[Stored items from a collection]

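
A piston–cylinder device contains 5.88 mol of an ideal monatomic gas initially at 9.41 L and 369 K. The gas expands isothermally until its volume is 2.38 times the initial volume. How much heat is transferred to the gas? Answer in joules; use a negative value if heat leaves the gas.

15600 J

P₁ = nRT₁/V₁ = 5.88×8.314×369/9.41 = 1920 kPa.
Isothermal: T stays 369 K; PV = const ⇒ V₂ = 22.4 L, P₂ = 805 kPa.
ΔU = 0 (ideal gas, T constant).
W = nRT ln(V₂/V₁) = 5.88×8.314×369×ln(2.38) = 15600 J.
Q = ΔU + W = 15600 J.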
==
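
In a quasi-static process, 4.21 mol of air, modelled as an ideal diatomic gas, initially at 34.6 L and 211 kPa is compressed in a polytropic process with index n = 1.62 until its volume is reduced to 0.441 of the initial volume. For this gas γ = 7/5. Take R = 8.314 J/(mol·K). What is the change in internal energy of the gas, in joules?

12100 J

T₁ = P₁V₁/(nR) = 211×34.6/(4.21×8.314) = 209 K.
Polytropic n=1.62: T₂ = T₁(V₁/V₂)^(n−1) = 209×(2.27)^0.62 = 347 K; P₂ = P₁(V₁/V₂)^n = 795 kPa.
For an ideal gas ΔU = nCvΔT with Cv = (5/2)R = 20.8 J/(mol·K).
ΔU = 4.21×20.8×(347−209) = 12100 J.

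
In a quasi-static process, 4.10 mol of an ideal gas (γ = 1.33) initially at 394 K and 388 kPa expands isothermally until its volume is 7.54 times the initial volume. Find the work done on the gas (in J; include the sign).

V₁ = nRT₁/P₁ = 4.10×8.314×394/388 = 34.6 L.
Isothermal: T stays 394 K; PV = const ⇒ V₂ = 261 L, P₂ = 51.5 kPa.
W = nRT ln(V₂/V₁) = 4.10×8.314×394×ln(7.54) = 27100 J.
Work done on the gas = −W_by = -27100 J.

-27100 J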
* * *
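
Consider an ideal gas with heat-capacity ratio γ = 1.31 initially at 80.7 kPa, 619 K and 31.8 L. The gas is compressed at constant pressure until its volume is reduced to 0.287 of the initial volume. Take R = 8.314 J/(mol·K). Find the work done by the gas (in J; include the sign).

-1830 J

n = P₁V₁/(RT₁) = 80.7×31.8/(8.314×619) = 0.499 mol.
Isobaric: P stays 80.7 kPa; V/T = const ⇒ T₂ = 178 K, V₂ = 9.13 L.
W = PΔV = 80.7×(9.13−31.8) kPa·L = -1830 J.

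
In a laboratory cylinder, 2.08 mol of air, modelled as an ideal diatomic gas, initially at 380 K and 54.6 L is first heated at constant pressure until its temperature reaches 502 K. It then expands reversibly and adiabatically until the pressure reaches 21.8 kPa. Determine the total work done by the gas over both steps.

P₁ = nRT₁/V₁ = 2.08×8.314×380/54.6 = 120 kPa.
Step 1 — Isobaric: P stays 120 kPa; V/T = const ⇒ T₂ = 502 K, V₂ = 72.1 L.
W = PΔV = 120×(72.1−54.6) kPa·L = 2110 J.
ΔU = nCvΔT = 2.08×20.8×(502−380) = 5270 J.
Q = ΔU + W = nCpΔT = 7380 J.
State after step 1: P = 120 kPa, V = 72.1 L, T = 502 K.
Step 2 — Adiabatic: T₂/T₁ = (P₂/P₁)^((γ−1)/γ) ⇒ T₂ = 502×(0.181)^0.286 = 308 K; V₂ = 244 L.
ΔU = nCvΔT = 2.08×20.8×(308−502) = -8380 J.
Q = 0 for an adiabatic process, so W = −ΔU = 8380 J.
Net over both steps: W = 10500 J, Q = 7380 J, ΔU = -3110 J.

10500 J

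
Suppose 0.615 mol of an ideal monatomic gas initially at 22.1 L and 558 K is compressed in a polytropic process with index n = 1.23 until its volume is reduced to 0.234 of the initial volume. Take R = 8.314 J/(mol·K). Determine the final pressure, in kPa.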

• _TASK BRIEF_: Taking the lines above, repeat exactly those from the line that contains "In a laboratory" through the line that contains "Suppose 0.615 mol", and both of those lines as well. Include nothing else.

• _REPLY TO THE TASK_:
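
In a laboratory cylinder, 2.08 mol of air, modelled as an ideal diatomic gas, initially at 380 K and 54.6 L is first heated at constant pressure until its temperature reaches 502 K. It then expands reversibly and adiabatically until the pressure reaches 21.8 kPa. Determine the total work done by the gas over both steps.

P₁ = nRT₁/V₁ = 2.08×8.314×380/54.6 = 120 kPa.
Step 1 — Isobaric: P stays 120 kPa; V/T = const ⇒ T₂ = 502 K, V₂ = 72.1 L.
W = PΔV = 120×(72.1−54.6) kPa·L = 2110 J.
ΔU = nCvΔT = 2.08×20.8×(502−380) = 5270 J.
Q = ΔU + W = nCpΔT = 7380 J.
State after step 1: P = 120 kPa, V = 72.1 L, T = 502 K.
Step 2 — Adiabatic: T₂/T₁ = (P₂/P₁)^((γ−1)/γ) ⇒ T₂ = 502×(0.181)^0.286 = 308 K; V₂ = 244 L.
ΔU = nCvΔT = 2.08×20.8×(308−502) = -8380 J.
Q = 0 for an adiabatic process, so W = −ΔU = 8380 J.
Net over both steps: W = 10500 J, Q = 7380 J, ΔU = -3110 J.

10500 J

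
Suppose 0.615 mol of an ideal monatomic gas initially at 22.1 L and 558 K is compressed in a polytropic process with index n = 1.23 until its volume is reduced to 0.234 of the initial volume. Take R = 8.314 J/(mol·K). Determine the final pressure, in kPa.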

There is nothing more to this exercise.